PROVIDED DATA below:

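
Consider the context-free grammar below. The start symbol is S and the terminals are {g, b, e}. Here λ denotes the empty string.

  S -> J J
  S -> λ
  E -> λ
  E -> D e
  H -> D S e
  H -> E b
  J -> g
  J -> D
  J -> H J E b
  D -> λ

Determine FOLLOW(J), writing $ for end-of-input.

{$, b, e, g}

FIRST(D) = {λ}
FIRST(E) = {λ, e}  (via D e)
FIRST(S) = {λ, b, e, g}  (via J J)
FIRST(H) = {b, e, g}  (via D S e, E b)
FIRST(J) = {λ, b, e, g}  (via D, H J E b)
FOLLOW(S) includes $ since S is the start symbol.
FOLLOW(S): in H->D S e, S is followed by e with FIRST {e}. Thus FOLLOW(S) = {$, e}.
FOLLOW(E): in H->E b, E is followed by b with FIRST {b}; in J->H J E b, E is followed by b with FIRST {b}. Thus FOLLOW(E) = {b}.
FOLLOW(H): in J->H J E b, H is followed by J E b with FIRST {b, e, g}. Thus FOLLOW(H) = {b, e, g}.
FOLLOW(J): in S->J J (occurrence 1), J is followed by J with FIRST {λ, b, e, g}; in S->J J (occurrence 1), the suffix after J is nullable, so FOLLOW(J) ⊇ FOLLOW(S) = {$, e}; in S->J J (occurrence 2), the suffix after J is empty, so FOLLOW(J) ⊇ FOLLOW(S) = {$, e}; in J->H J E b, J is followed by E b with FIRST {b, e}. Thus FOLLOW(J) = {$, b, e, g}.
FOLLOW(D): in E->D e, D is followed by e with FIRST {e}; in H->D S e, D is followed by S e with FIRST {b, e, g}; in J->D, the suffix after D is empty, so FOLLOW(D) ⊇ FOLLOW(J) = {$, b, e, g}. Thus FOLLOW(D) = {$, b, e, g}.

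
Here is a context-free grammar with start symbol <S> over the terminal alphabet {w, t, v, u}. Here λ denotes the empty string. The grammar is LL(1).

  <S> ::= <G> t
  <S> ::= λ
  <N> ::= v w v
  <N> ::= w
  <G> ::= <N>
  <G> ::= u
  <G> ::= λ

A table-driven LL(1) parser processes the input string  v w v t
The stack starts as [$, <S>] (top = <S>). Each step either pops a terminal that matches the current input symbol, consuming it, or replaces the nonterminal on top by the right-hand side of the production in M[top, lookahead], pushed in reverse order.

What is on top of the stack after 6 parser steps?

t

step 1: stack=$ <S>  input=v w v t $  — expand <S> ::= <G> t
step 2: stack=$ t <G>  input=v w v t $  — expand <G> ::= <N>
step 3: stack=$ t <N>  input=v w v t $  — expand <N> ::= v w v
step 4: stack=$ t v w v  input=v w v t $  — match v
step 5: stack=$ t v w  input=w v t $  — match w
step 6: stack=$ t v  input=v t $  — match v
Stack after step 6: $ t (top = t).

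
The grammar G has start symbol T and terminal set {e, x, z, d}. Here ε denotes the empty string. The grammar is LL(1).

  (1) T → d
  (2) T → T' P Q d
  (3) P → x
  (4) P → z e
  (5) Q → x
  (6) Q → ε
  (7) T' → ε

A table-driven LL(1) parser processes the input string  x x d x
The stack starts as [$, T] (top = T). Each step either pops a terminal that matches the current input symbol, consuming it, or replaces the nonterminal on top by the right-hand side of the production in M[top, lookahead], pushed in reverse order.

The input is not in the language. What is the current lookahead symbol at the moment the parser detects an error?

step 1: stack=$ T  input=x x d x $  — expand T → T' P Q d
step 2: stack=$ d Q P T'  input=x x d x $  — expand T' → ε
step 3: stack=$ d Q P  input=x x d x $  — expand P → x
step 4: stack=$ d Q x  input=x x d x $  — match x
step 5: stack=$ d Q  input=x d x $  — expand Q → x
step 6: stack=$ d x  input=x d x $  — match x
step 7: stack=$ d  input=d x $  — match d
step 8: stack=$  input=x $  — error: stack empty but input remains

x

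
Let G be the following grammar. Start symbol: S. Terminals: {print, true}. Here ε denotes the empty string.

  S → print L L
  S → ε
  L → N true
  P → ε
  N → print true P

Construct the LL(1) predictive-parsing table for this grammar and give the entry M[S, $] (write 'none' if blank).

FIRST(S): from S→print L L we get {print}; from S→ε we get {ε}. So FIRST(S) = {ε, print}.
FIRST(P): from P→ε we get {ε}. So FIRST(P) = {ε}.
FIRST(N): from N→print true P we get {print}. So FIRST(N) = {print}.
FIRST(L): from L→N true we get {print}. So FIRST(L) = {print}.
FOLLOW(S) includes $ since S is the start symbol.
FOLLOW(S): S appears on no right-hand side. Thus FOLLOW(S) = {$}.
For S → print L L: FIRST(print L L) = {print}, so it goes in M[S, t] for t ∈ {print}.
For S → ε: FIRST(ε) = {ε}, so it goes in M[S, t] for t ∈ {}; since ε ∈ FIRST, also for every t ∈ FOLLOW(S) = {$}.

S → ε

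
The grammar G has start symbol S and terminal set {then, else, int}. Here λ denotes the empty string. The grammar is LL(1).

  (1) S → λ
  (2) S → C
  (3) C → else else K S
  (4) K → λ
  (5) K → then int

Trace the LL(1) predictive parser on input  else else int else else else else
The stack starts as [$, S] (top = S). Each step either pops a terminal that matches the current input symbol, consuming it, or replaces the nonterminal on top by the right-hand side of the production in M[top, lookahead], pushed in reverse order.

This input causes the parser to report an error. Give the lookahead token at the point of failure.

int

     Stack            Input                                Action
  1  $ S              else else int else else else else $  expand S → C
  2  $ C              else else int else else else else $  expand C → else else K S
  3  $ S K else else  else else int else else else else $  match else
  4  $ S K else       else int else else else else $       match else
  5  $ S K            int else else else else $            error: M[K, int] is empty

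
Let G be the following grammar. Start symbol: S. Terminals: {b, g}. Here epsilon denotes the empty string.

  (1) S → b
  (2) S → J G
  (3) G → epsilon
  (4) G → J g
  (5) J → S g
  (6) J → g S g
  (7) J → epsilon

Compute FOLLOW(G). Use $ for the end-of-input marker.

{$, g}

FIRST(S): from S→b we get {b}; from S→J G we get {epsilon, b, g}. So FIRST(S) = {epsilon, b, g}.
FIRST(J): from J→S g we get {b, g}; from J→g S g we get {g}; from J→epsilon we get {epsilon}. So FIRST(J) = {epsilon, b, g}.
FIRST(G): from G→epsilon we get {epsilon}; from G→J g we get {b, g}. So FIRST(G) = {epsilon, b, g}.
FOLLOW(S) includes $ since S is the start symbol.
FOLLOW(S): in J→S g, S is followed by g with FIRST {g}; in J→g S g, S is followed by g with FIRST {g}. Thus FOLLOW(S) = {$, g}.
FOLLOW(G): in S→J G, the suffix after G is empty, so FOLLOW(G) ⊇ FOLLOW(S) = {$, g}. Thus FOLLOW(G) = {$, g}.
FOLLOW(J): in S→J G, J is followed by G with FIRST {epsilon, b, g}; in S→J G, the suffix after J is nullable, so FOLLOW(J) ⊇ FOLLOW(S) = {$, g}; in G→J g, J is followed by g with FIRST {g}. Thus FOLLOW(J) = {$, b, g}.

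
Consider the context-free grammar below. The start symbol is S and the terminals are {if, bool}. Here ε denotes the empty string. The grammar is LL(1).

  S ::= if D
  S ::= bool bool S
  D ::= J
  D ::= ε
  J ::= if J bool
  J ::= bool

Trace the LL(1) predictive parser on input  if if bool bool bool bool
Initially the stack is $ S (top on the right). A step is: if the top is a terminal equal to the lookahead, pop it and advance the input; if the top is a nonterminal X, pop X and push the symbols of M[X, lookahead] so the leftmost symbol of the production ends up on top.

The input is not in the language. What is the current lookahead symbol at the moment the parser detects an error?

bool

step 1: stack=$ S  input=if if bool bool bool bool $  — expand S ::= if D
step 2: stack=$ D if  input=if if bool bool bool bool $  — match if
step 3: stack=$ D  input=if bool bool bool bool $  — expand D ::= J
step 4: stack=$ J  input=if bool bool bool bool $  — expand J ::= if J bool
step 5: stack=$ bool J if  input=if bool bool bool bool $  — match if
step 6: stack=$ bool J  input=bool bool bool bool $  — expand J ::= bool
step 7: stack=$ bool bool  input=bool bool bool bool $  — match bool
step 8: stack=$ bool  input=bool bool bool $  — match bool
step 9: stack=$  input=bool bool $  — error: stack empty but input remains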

End of PROVIDED DATA.

> [YOUR TASK]: The required reply is the count of lines in the entries above where the string "context" appears, and nothing more.

> [ANSWER BOX]: 3